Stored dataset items
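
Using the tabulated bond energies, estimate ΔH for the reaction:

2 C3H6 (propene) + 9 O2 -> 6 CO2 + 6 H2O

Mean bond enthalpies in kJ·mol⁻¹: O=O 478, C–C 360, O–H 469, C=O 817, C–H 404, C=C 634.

Bonds broken (reactants):
  C–C: 2 × 360 = 720
  C–H: 12 × 404 = 4848
  C=C: 2 × 634 = 1268
  O=O: 9 × 478 = 4302
  Σ(broken) = 11138 kJ
Bonds formed (products):
  C=O: 12 × 817 = 9804
  O–H: 12 × 469 = 5628
  Σ(formed) = 15432 kJ
ΔH = Σ(broken) − Σ(formed) = 11138 − 15432 = −4294 kJ

ΔH ≈ −4294 kJ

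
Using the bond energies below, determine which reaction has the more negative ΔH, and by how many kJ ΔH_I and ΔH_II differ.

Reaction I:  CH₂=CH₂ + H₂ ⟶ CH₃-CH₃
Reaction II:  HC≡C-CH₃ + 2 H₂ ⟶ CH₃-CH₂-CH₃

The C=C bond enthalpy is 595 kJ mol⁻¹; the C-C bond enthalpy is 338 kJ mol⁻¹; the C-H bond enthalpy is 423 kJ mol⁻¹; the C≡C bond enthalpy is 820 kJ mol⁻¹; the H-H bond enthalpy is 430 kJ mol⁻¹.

Reaction I:
  Bonds broken (reactants):
    C-H: 4 × 423 = 1692
    C=C: 1 × 595 = 595
    H-H: 1 × 430 = 430
    Σ(broken) = 2717 kJ
  Bonds formed (products):
    C-C: 1 × 338 = 338
    C-H: 6 × 423 = 2538
    Σ(formed) = 2876 kJ
  ΔH_I = 2717 − 2876 = −159 kJ
Reaction II:
  Bonds broken (reactants):
    C≡C: 1 × 820 = 820
    C-C: 1 × 338 = 338
    C-H: 4 × 423 = 1692
    H-H: 2 × 430 = 860
    Σ(broken) = 3710 kJ
  Bonds formed (products):
    C-C: 2 × 338 = 676
    C-H: 8 × 423 = 3384
    Σ(formed) = 4060 kJ
  ΔH_II = 3710 − 4060 = −350 kJ
ΔH_I − ΔH_II = +191 kJ, so reaction II has the more negative ΔH; |ΔH_I − ΔH_II| = 191 kJ.

Reaction II, by 191 kJ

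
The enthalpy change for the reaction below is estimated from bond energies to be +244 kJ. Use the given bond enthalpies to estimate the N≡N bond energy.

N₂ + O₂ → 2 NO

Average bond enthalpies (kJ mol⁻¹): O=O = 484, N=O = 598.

Let D be the N≡N bond energy.
Σ(broken) = 1×D + 1×484 = 484 + D
Σ(formed) = 2×598 = 1196
ΔH = Σ(broken) − Σ(formed) = (484 + D) − (1196) = −712 + D
Setting this equal to +244 kJ gives D = 956 kJ/mol.

D(N≡N) ≈ 956 kJ/mol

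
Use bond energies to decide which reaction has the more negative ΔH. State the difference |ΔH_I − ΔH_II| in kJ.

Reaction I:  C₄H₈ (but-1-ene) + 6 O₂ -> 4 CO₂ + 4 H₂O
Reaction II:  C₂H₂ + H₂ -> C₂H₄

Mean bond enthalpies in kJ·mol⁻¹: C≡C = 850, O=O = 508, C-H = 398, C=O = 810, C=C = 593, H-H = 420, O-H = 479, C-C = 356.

Reaction I, by 2656 kJ

Reaction I:
  Bonds broken (reactants):
    C-C: 2 × 356 = 712
    C-H: 8 × 398 = 3184
    C=C: 1 × 593 = 593
    O=O: 6 × 508 = 3048
    Σ(broken) = 7537 kJ
  Bonds formed (products):
    C=O: 8 × 810 = 6480
    O-H: 8 × 479 = 3832
    Σ(formed) = 10312 kJ
  ΔH_I = 7537 − 10312 = −2775 kJ
Reaction II:
  Bonds broken (reactants):
    C≡C: 1 × 850 = 850
    C-H: 2 × 398 = 796
    H-H: 1 × 420 = 420
    Σ(broken) = 2066 kJ
  Bonds formed (products):
    C-H: 4 × 398 = 1592
    C=C: 1 × 593 = 593
    Σ(formed) = 2185 kJ
  ΔH_II = 2066 − 2185 = −119 kJ
ΔH_I − ΔH_II = −2656 kJ, so reaction I has the more negative ΔH; |ΔH_I − ΔH_II| = 2656 kJ.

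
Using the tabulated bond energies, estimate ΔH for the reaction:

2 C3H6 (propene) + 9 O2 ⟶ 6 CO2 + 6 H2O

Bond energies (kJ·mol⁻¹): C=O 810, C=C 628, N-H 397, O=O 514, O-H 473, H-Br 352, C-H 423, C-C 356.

Bonds broken (reactants):
  C-C: 2 × 356 = 712
  C-H: 12 × 423 = 5076
  C=C: 2 × 628 = 1256
  O=O: 9 × 514 = 4626
  Σ(broken) = 11670 kJ
Bonds formed (products):
  C=O: 12 × 810 = 9720
  O-H: 12 × 473 = 5676
  Σ(formed) = 15396 kJ
ΔH = Σ(broken) − Σ(formed) = 11670 − 15396 = −3726 kJ

ΔH ≈ −3726 kJ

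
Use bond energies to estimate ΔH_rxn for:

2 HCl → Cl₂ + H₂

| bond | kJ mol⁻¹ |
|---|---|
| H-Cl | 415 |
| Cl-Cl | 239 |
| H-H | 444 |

ΔH ≈ +147 kJ

Bonds broken (reactants):
  H-Cl: 2 × 415 = 830
  Σ(broken) = 830 kJ
Bonds formed (products):
  Cl-Cl: 1 × 239 = 239
  H-H: 1 × 444 = 444
  Σ(formed) = 683 kJ
ΔH = Σ(broken) − Σ(formed) = 830 − 683 = +147 kJ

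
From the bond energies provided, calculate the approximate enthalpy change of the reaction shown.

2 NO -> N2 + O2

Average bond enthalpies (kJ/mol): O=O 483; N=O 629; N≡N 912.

Bonds broken (reactants):
  N=O: 2 × 629 = 1258
  Σ(broken) = 1258 kJ
Bonds formed (products):
  N≡N: 1 × 912 = 912
  O=O: 1 × 483 = 483
  Σ(formed) = 1395 kJ
ΔH = Σ(broken) − Σ(formed) = 1258 − 1395 = −137 kJ

ΔH ≈ −137 kJ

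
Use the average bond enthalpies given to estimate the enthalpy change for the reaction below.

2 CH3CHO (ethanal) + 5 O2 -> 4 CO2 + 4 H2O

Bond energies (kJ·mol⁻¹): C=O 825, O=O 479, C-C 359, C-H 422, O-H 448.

Bonds broken (reactants):
  C-C: 2 × 359 = 718
  C-H: 8 × 422 = 3376
  C=O: 2 × 825 = 1650
  O=O: 5 × 479 = 2395
  Σ(broken) = 8139 kJ
Bonds formed (products):
  C=O: 8 × 825 = 6600
  O-H: 8 × 448 = 3584
  Σ(formed) = 10184 kJ
ΔH = Σ(broken) − Σ(formed) = 8139 − 10184 = −2045 kJ

ΔH ≈ −2045 kJ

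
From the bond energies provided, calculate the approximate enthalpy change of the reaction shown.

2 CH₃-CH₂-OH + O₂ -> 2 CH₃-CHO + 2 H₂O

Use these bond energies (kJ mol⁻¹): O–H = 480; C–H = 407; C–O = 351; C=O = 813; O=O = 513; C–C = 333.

ΔH ≈ −557 kJ

Bonds broken (reactants):
  C–C: 2 × 333 = 666
  C–H: 10 × 407 = 4070
  C–O: 2 × 351 = 702
  O–H: 2 × 480 = 960
  O=O: 1 × 513 = 513
  Σ(broken) = 6911 kJ
Bonds formed (products):
  C–C: 2 × 333 = 666
  C–H: 8 × 407 = 3256
  C=O: 2 × 813 = 1626
  O–H: 4 × 480 = 1920
  Σ(formed) = 7468 kJ
ΔH = Σ(broken) − Σ(formed) = 6911 − 7468 = −557 kJ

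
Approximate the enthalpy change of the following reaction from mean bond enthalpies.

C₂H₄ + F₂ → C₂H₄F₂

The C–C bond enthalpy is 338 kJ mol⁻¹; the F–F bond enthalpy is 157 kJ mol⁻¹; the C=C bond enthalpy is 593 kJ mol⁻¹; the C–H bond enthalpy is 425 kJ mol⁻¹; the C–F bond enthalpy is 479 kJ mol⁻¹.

ΔH ≈ −546 kJ

Bonds broken (reactants):
  C–H: 4 × 425 = 1700
  C=C: 1 × 593 = 593
  F–F: 1 × 157 = 157
  Σ(broken) = 2450 kJ
Bonds formed (products):
  C–C: 1 × 338 = 338
  C–F: 2 × 479 = 958
  C–H: 4 × 425 = 1700
  Σ(formed) = 2996 kJ
ΔH = Σ(broken) − Σ(formed) = 2450 − 2996 = −546 kJ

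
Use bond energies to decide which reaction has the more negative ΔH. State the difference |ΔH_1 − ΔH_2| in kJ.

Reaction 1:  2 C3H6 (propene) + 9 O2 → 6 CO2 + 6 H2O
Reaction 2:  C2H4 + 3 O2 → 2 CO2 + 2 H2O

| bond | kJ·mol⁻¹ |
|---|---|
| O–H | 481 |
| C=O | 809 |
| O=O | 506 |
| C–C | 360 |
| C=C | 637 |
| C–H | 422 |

Reaction 1:
  Bonds broken (reactants):
    C–C: 2 × 360 = 720
    C–H: 12 × 422 = 5064
    C=C: 2 × 637 = 1274
    O=O: 9 × 506 = 4554
    Σ(broken) = 11612 kJ
  Bonds formed (products):
    C=O: 12 × 809 = 9708
    O–H: 12 × 481 = 5772
    Σ(formed) = 15480 kJ
  ΔH_1 = 11612 − 15480 = −3868 kJ
Reaction 2:
  Bonds broken (reactants):
    C–H: 4 × 422 = 1688
    C=C: 1 × 637 = 637
    O=O: 3 × 506 = 1518
    Σ(broken) = 3843 kJ
  Bonds formed (products):
    C=O: 4 × 809 = 3236
    O–H: 4 × 481 = 1924
    Σ(formed) = 5160 kJ
  ΔH_2 = 3843 − 5160 = −1317 kJ
ΔH_1 − ΔH_2 = −2551 kJ, so reaction 1 has the more negative ΔH; |ΔH_1 − ΔH_2| = 2551 kJ.

Reaction 1, by 2551 kJ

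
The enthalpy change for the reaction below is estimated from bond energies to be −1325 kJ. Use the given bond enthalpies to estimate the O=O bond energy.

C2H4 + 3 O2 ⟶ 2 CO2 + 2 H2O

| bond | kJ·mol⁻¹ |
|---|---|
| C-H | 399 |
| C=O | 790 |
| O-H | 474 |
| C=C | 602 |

D(O=O) ≈ 511 kJ/mol

Let D be the O=O bond energy.
Σ(broken) = 4×399 + 1×602 + 3×D = 2198 + 3D
Σ(formed) = 4×790 + 4×474 = 5056
ΔH = Σ(broken) − Σ(formed) = (2198 + 3D) − (5056) = −2858 + 3D
Setting this equal to −1325 kJ gives 3D = 1533, so D = 511 kJ/mol.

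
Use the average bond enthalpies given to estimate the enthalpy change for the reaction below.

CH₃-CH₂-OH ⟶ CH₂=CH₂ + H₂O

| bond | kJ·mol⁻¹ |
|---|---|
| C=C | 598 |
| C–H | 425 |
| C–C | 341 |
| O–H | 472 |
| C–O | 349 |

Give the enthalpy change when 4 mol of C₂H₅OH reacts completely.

ΔH = +180 kJ

Bonds broken (reactants):
  C–C: 1 × 341 = 341
  C–H: 5 × 425 = 2125
  C–O: 1 × 349 = 349
  O–H: 1 × 472 = 472
  Σ(broken) = 3287 kJ
Bonds formed (products):
  C–H: 4 × 425 = 1700
  C=C: 1 × 598 = 598
  O–H: 2 × 472 = 944
  Σ(formed) = 3242 kJ
ΔH = Σ(broken) − Σ(formed) = 3287 − 3242 = +45 kJ
For 4× the reaction as written: 4 × (+45) = +180 kJ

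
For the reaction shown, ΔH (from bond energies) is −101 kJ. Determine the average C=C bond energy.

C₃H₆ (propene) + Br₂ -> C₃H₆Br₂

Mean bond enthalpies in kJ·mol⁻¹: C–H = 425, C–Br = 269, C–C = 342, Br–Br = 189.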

EXERCISE:
Go line by line through the data above and report each one that holds the string "given".

FINISHED EXERCISE:
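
The enthalpy change for the reaction below is estimated from bond energies to be +244 kJ. Use the given bond enthalpies to estimate the N≡N bond energy.
Use the average bond enthalpies given to estimate the enthalpy change for the reaction below.
The enthalpy change for the reaction below is estimated from bond energies to be −1325 kJ. Use the given bond enthalpies to estimate the O=O bond energy.
Use the average bond enthalpies given to estimate the enthalpy change for the reaction below.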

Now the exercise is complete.